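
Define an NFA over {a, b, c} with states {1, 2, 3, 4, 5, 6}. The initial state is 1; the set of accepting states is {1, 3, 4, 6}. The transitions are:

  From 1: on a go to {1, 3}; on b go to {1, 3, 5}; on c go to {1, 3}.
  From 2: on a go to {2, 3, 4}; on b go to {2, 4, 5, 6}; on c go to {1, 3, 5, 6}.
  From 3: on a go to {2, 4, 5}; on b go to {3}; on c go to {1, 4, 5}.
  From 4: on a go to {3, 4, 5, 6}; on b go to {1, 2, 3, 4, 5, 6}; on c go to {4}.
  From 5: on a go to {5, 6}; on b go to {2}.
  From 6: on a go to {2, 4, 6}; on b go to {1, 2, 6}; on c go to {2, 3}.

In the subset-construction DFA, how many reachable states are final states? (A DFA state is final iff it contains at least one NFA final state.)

8

Start state of the DFA: {1}.
{1} --a--> {1, 3}  [new]
{1} --b--> {1, 3, 5}  [new]
{1} --c--> {1, 3}  [seen]
{1, 3} --a--> {1, 2, 3, 4, 5}  [new]
{1, 3} --b--> {1, 3, 5}  [seen]
{1, 3} --c--> {1, 3, 4, 5}  [new]
{1, 3, 5} --a--> {1, 2, 3, 4, 5, 6}  [new]
{1, 3, 5} --b--> {1, 2, 3, 5}  [new]
{1, 3, 5} --c--> {1, 3, 4, 5}  [seen]
{1, 2, 3, 4, 5} --a--> {1, 2, 3, 4, 5, 6}  [seen]
{1, 2, 3, 4, 5} --b--> {1, 2, 3, 4, 5, 6}  [seen]
{1, 2, 3, 4, 5} --c--> {1, 3, 4, 5, 6}  [new]
{1, 3, 4, 5} --a--> {1, 2, 3, 4, 5, 6}  [seen]
{1, 3, 4, 5} --b--> {1, 2, 3, 4, 5, 6}  [seen]
{1, 3, 4, 5} --c--> {1, 3, 4, 5}  [seen]
{1, 2, 3, 4, 5, 6} --a--> {1, 2, 3, 4, 5, 6}  [seen]
{1, 2, 3, 4, 5, 6} --b--> {1, 2, 3, 4, 5, 6}  [seen]
{1, 2, 3, 4, 5, 6} --c--> {1, 2, 3, 4, 5, 6}  [seen]
{1, 2, 3, 5} --a--> {1, 2, 3, 4, 5, 6}  [seen]
{1, 2, 3, 5} --b--> {1, 2, 3, 4, 5, 6}  [seen]
{1, 2, 3, 5} --c--> {1, 3, 4, 5, 6}  [seen]
{1, 3, 4, 5, 6} --a--> {1, 2, 3, 4, 5, 6}  [seen]
{1, 3, 4, 5, 6} --b--> {1, 2, 3, 4, 5, 6}  [seen]
{1, 3, 4, 5, 6} --c--> {1, 2, 3, 4, 5}  [seen]
Reachable DFA states: {1}, {1, 3}, {1, 3, 5}, {1, 2, 3, 4, 5}, {1, 3, 4, 5}, {1, 2, 3, 4, 5, 6}, {1, 2, 3, 5}, {1, 3, 4, 5, 6}.
Accepting DFA states (contain an NFA accepting state): {1}, {1, 3}, {1, 3, 5}, {1, 2, 3, 4, 5}, {1, 3, 4, 5}, {1, 2, 3, 4, 5, 6}, {1, 2, 3, 5}, {1, 3, 4, 5, 6}.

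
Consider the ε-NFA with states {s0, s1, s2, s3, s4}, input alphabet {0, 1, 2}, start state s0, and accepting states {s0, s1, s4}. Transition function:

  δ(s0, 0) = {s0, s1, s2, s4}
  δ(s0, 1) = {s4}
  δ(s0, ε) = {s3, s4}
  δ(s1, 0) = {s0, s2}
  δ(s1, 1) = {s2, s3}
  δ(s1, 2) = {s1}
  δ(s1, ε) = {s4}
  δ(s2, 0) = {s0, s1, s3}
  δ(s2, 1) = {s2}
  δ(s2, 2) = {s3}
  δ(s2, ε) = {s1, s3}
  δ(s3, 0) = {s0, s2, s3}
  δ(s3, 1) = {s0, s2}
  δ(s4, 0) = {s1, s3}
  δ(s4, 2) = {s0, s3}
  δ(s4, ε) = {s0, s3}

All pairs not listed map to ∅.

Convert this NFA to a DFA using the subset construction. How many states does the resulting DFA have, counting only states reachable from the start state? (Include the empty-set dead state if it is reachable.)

3

Start state of the DFA: {s0, s3, s4} (ε-closure of the NFA start).
{s0, s3, s4} --0--> {s0, s1, s2, s3, s4}  [new]
{s0, s3, s4} --1--> {s0, s1, s2, s3, s4}  [seen]
{s0, s3, s4} --2--> {s0, s3, s4}  [seen]
{s0, s1, s2, s3, s4} --0--> {s0, s1, s2, s3, s4}  [seen]
{s0, s1, s2, s3, s4} --1--> {s0, s1, s2, s3, s4}  [seen]
{s0, s1, s2, s3, s4} --2--> {s0, s1, s3, s4}  [new]
{s0, s1, s3, s4} --0--> {s0, s1, s2, s3, s4}  [seen]
{s0, s1, s3, s4} --1--> {s0, s1, s2, s3, s4}  [seen]
{s0, s1, s3, s4} --2--> {s0, s1, s3, s4}  [seen]
Reachable DFA states: {s0, s3, s4}, {s0, s1, s2, s3, s4}, {s0, s1, s3, s4}.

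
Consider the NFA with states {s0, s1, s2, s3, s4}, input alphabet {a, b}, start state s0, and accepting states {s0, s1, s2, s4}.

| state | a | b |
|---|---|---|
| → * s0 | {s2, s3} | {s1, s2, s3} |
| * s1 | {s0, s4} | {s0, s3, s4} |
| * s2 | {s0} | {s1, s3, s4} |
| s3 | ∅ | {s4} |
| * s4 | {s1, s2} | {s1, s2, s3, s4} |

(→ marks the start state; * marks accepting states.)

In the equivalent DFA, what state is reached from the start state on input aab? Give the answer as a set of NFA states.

Start: {s0}.
δ(s0,a) = {s2, s3}.
Union: {s2, s3}.
After a: {s2, s3}.
δ(s2,a) = {s0}; δ(s3,a) = ∅.
Union: {s0}.
After a: {s0}.
δ(s0,b) = {s1, s2, s3}.
Union: {s1, s2, s3}.
After b: {s1, s2, s3}.

{s1, s2, s3}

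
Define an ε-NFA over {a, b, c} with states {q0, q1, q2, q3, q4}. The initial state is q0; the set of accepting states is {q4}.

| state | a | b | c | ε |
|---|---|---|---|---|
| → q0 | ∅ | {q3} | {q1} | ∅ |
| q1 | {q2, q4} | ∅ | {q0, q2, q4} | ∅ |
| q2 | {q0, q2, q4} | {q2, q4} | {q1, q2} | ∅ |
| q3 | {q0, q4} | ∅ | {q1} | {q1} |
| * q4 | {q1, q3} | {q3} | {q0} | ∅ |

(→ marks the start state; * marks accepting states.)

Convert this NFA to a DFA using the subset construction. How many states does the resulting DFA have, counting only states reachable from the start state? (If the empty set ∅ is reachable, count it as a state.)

Start state of the DFA: {q0} (ε-closure of the NFA start).
{q0} --a--> ∅  [new]
{q0} --b--> {q1, q3}  [new]
{q0} --c--> {q1}  [new]
∅ --a--> ∅  [seen]
∅ --b--> ∅  [seen]
∅ --c--> ∅  [seen]
{q1, q3} --a--> {q0, q2, q4}  [new]
{q1, q3} --b--> ∅  [seen]
{q1, q3} --c--> {q0, q1, q2, q4}  [new]
{q1} --a--> {q2, q4}  [new]
{q1} --b--> ∅  [seen]
{q1} --c--> {q0, q2, q4}  [seen]
{q0, q2, q4} --a--> {q0, q1, q2, q3, q4}  [new]
{q0, q2, q4} --b--> {q1, q2, q3, q4}  [new]
{q0, q2, q4} --c--> {q0, q1, q2}  [new]
{q0, q1, q2, q4} --a--> {q0, q1, q2, q3, q4}  [seen]
{q0, q1, q2, q4} --b--> {q1, q2, q3, q4}  [seen]
{q0, q1, q2, q4} --c--> {q0, q1, q2, q4}  [seen]
{q2, q4} --a--> {q0, q1, q2, q3, q4}  [seen]
{q2, q4} --b--> {q1, q2, q3, q4}  [seen]
{q2, q4} --c--> {q0, q1, q2}  [seen]
{q0, q1, q2, q3, q4} --a--> {q0, q1, q2, q3, q4}  [seen]
{q0, q1, q2, q3, q4} --b--> {q1, q2, q3, q4}  [seen]
{q0, q1, q2, q3, q4} --c--> {q0, q1, q2, q4}  [seen]
{q1, q2, q3, q4} --a--> {q0, q1, q2, q3, q4}  [seen]
{q1, q2, q3, q4} --b--> {q1, q2, q3, q4}  [seen]
{q1, q2, q3, q4} --c--> {q0, q1, q2, q4}  [seen]
{q0, q1, q2} --a--> {q0, q2, q4}  [seen]
{q0, q1, q2} --b--> {q1, q2, q3, q4}  [seen]
{q0, q1, q2} --c--> {q0, q1, q2, q4}  [seen]
Reachable DFA states: {q0}, ∅, {q1, q3}, {q1}, {q0, q2, q4}, {q0, q1, q2, q4}, {q2, q4}, {q0, q1, q2, q3, q4}, {q1, q2, q3, q4}, {q0, q1, q2}.

10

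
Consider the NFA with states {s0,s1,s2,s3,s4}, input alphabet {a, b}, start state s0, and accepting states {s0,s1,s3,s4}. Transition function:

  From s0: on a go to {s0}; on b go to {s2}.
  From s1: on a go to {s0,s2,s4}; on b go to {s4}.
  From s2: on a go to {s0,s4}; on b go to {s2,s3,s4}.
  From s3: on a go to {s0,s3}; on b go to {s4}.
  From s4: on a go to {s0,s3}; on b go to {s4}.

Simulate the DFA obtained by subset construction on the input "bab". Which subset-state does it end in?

{s2,s4}

Start: {s0}.
δ(s0,b) = {s2}.
Union: {s2}.
After b: {s2}.
δ(s2,a) = {s0,s4}.
Union: {s0,s4}.
After a: {s0,s4}.
δ(s0,b) = {s2}; δ(s4,b) = {s4}.
Union: {s2,s4}.
After b: {s2,s4}.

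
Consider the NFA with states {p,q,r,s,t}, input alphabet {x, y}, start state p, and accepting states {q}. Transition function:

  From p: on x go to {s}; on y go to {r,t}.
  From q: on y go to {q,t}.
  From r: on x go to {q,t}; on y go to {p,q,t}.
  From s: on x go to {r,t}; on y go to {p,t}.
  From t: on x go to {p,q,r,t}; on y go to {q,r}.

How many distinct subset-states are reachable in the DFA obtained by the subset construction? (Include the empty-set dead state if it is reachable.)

Start state of the DFA: {p}.
{p} --x--> {s}  [new]
{p} --y--> {r,t}  [new]
{s} --x--> {r,t}  [seen]
{s} --y--> {p,t}  [new]
{r,t} --x--> {p,q,r,t}  [new]
{r,t} --y--> {p,q,r,t}  [seen]
{p,t} --x--> {p,q,r,s,t}  [new]
{p,t} --y--> {q,r,t}  [new]
{p,q,r,t} --x--> {p,q,r,s,t}  [seen]
{p,q,r,t} --y--> {p,q,r,t}  [seen]
{p,q,r,s,t} --x--> {p,q,r,s,t}  [seen]
{p,q,r,s,t} --y--> {p,q,r,t}  [seen]
{q,r,t} --x--> {p,q,r,t}  [seen]
{q,r,t} --y--> {p,q,r,t}  [seen]
Reachable DFA states: {p}, {s}, {r,t}, {p,t}, {p,q,r,t}, {p,q,r,s,t}, {q,r,t}.

7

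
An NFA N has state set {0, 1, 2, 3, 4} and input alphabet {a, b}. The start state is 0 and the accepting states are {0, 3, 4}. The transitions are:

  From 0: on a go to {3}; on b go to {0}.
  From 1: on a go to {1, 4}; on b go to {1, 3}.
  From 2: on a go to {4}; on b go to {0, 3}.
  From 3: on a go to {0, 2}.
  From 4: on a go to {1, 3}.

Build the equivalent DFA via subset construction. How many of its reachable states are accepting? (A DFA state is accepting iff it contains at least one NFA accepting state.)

Start state of the DFA: {0}.
{0} --a--> {3}  [new]
{0} --b--> {0}  [seen]
{3} --a--> {0, 2}  [new]
{3} --b--> ∅  [new]
{0, 2} --a--> {3, 4}  [new]
{0, 2} --b--> {0, 3}  [new]
∅ --a--> ∅  [seen]
∅ --b--> ∅  [seen]
{3, 4} --a--> {0, 1, 2, 3}  [new]
{3, 4} --b--> ∅  [seen]
{0, 3} --a--> {0, 2, 3}  [new]
{0, 3} --b--> {0}  [seen]
{0, 1, 2, 3} --a--> {0, 1, 2, 3, 4}  [new]
{0, 1, 2, 3} --b--> {0, 1, 3}  [new]
{0, 2, 3} --a--> {0, 2, 3, 4}  [new]
{0, 2, 3} --b--> {0, 3}  [seen]
{0, 1, 2, 3, 4} --a--> {0, 1, 2, 3, 4}  [seen]
{0, 1, 2, 3, 4} --b--> {0, 1, 3}  [seen]
{0, 1, 3} --a--> {0, 1, 2, 3, 4}  [seen]
{0, 1, 3} --b--> {0, 1, 3}  [seen]
{0, 2, 3, 4} --a--> {0, 1, 2, 3, 4}  [seen]
{0, 2, 3, 4} --b--> {0, 3}  [seen]
Reachable DFA states: {0}, {3}, {0, 2}, ∅, {3, 4}, {0, 3}, {0, 1, 2, 3}, {0, 2, 3}, {0, 1, 2, 3, 4}, {0, 1, 3}, {0, 2, 3, 4}.
Accepting DFA states (contain an NFA accepting state): {0}, {3}, {0, 2}, {3, 4}, {0, 3}, {0, 1, 2, 3}, {0, 2, 3}, {0, 1, 2, 3, 4}, {0, 1, 3}, {0, 2, 3, 4}.

10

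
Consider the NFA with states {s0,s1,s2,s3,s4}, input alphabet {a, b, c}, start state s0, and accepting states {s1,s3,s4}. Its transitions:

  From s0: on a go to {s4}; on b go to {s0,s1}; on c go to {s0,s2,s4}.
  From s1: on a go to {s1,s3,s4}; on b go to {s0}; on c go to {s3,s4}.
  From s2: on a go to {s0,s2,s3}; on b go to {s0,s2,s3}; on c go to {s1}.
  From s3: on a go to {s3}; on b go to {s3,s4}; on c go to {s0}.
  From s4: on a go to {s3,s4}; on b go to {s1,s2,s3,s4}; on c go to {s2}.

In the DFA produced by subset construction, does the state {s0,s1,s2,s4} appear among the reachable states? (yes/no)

yes

Start state of the DFA: {s0}.
{s0} --a--> {s4}  [new]
{s0} --b--> {s0,s1}  [new]
{s0} --c--> {s0,s2,s4}  [new]
{s4} --a--> {s3,s4}  [new]
{s4} --b--> {s1,s2,s3,s4}  [new]
{s4} --c--> {s2}  [new]
{s0,s1} --a--> {s1,s3,s4}  [new]
{s0,s1} --b--> {s0,s1}  [seen]
{s0,s1} --c--> {s0,s2,s3,s4}  [new]
{s0,s2,s4} --a--> {s0,s2,s3,s4}  [seen]
{s0,s2,s4} --b--> {s0,s1,s2,s3,s4}  [new]
{s0,s2,s4} --c--> {s0,s1,s2,s4}  [new]
{s3,s4} --a--> {s3,s4}  [seen]
{s3,s4} --b--> {s1,s2,s3,s4}  [seen]
{s3,s4} --c--> {s0,s2}  [new]
{s1,s2,s3,s4} --a--> {s0,s1,s2,s3,s4}  [seen]
{s1,s2,s3,s4} --b--> {s0,s1,s2,s3,s4}  [seen]
{s1,s2,s3,s4} --c--> {s0,s1,s2,s3,s4}  [seen]
{s2} --a--> {s0,s2,s3}  [new]
{s2} --b--> {s0,s2,s3}  [seen]
{s2} --c--> {s1}  [new]
{s1,s3,s4} --a--> {s1,s3,s4}  [seen]
{s1,s3,s4} --b--> {s0,s1,s2,s3,s4}  [seen]
{s1,s3,s4} --c--> {s0,s2,s3,s4}  [seen]
{s0,s2,s3,s4} --a--> {s0,s2,s3,s4}  [seen]
{s0,s2,s3,s4} --b--> {s0,s1,s2,s3,s4}  [seen]
{s0,s2,s3,s4} --c--> {s0,s1,s2,s4}  [seen]
{s0,s1,s2,s3,s4} --a--> {s0,s1,s2,s3,s4}  [seen]
{s0,s1,s2,s3,s4} --b--> {s0,s1,s2,s3,s4}  [seen]
{s0,s1,s2,s3,s4} --c--> {s0,s1,s2,s3,s4}  [seen]
{s0,s1,s2,s4} --a--> {s0,s1,s2,s3,s4}  [seen]
{s0,s1,s2,s4} --b--> {s0,s1,s2,s3,s4}  [seen]
{s0,s1,s2,s4} --c--> {s0,s1,s2,s3,s4}  [seen]
{s0,s2} --a--> {s0,s2,s3,s4}  [seen]
{s0,s2} --b--> {s0,s1,s2,s3}  [new]
{s0,s2} --c--> {s0,s1,s2,s4}  [seen]
{s0,s2,s3} --a--> {s0,s2,s3,s4}  [seen]
{s0,s2,s3} --b--> {s0,s1,s2,s3,s4}  [seen]
{s0,s2,s3} --c--> {s0,s1,s2,s4}  [seen]
{s1} --a--> {s1,s3,s4}  [seen]
{s1} --b--> {s0}  [seen]
{s1} --c--> {s3,s4}  [seen]
{s0,s1,s2,s3} --a--> {s0,s1,s2,s3,s4}  [seen]
{s0,s1,s2,s3} --b--> {s0,s1,s2,s3,s4}  [seen]
{s0,s1,s2,s3} --c--> {s0,s1,s2,s3,s4}  [seen]
Reachable DFA states: {s0}, {s4}, {s0,s1}, {s0,s2,s4}, {s3,s4}, {s1,s2,s3,s4}, {s2}, {s1,s3,s4}, {s0,s2,s3,s4}, {s0,s1,s2,s3,s4}, {s0,s1,s2,s4}, {s0,s2}, {s0,s2,s3}, {s1}, {s0,s1,s2,s3}.
{s0,s1,s2,s4} is among them.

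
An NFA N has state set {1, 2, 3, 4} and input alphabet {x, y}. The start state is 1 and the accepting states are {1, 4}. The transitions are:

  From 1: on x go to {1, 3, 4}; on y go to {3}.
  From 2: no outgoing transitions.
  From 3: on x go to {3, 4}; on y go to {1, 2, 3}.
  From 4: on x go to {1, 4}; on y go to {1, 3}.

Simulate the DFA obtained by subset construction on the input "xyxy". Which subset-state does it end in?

{1, 2, 3}

Start: {1}.
δ(1,x) = {1, 3, 4}.
Union: {1, 3, 4}.
After x: {1, 3, 4}.
δ(1,y) = {3}; δ(3,y) = {1, 2, 3}; δ(4,y) = {1, 3}.
Union: {1, 2, 3}.
After y: {1, 2, 3}.
δ(1,x) = {1, 3, 4}; δ(2,x) = ∅; δ(3,x) = {3, 4}.
Union: {1, 3, 4}.
After x: {1, 3, 4}.
δ(1,y) = {3}; δ(3,y) = {1, 2, 3}; δ(4,y) = {1, 3}.
Union: {1, 2, 3}.
After y: {1, 2, 3}.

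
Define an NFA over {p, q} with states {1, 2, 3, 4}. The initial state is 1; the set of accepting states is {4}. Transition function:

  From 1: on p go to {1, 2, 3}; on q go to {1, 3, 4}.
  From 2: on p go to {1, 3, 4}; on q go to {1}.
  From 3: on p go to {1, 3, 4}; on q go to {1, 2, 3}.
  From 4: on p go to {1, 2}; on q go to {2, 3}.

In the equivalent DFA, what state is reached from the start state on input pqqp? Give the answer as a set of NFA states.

{1, 2, 3, 4}

Start: {1}.
δ(1,p) = {1, 2, 3}.
Union: {1, 2, 3}.
After p: {1, 2, 3}.
δ(1,q) = {1, 3, 4}; δ(2,q) = {1}; δ(3,q) = {1, 2, 3}.
Union: {1, 2, 3, 4}.
After q: {1, 2, 3, 4}.
δ(1,q) = {1, 3, 4}; δ(2,q) = {1}; δ(3,q) = {1, 2, 3}; δ(4,q) = {2, 3}.
Union: {1, 2, 3, 4}.
After q: {1, 2, 3, 4}.
δ(1,p) = {1, 2, 3}; δ(2,p) = {1, 3, 4}; δ(3,p) = {1, 3, 4}; δ(4,p) = {1, 2}.
Union: {1, 2, 3, 4}.
After p: {1, 2, 3, 4}.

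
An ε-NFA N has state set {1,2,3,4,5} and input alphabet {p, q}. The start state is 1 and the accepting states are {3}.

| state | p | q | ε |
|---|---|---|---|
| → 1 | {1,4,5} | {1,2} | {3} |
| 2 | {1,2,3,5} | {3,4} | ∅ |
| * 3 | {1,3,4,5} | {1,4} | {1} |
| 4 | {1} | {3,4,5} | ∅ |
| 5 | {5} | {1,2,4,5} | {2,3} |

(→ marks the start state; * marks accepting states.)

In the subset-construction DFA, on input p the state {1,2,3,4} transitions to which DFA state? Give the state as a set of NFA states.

δ(1,p) = {1,4,5}; δ(2,p) = {1,2,3,5}; δ(3,p) = {1,3,4,5}; δ(4,p) = {1}.
Union: {1,2,3,4,5}.

{1,2,3,4,5}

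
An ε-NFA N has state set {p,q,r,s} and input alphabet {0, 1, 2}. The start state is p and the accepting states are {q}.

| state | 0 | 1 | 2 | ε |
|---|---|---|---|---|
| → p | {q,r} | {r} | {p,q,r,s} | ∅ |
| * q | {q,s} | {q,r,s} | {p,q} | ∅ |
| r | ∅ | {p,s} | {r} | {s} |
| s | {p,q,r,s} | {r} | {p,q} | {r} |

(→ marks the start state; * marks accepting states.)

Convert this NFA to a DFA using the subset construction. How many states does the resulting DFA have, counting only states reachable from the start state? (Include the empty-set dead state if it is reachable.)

5

Start state of the DFA: {p} (ε-closure of the NFA start).
{p} --0--> {q,r,s}  [new]
{p} --1--> {r,s}  [new]
{p} --2--> {p,q,r,s}  [new]
{q,r,s} --0--> {p,q,r,s}  [seen]
{q,r,s} --1--> {p,q,r,s}  [seen]
{q,r,s} --2--> {p,q,r,s}  [seen]
{r,s} --0--> {p,q,r,s}  [seen]
{r,s} --1--> {p,r,s}  [new]
{r,s} --2--> {p,q,r,s}  [seen]
{p,q,r,s} --0--> {p,q,r,s}  [seen]
{p,q,r,s} --1--> {p,q,r,s}  [seen]
{p,q,r,s} --2--> {p,q,r,s}  [seen]
{p,r,s} --0--> {p,q,r,s}  [seen]
{p,r,s} --1--> {p,r,s}  [seen]
{p,r,s} --2--> {p,q,r,s}  [seen]
Reachable DFA states: {p}, {q,r,s}, {r,s}, {p,q,r,s}, {p,r,s}.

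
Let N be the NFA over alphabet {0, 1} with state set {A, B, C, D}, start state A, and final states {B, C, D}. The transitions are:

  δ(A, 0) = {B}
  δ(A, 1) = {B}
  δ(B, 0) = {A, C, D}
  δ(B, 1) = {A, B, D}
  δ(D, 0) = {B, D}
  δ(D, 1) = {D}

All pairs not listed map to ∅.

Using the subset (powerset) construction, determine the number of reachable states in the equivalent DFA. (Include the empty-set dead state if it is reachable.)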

**What you need to do**
From the very first line of the data through the line with "From 6: on a" in it, please reproduce each line exactly and output nothing more.

**Written response**
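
Define an NFA over {a, b, c} with states {1, 2, 3, 4, 5, 6}. The initial state is 1; the set of accepting states is {1, 3, 4, 6}. The transitions are:

  From 1: on a go to {1, 3}; on b go to {1, 3, 5}; on c go to {1, 3}.
  From 2: on a go to {2, 3, 4}; on b go to {2, 4, 5, 6}; on c go to {1, 3, 5, 6}.
  From 3: on a go to {2, 4, 5}; on b go to {3}; on c go to {1, 4, 5}.
  From 4: on a go to {3, 4, 5, 6}; on b go to {1, 2, 3, 4, 5, 6}; on c go to {4}.
  From 5: on a go to {5, 6}; on b go to {2}.
  From 6: on a go to {2, 4, 6}; on b go to {1, 2, 6}; on c go to {2, 3}.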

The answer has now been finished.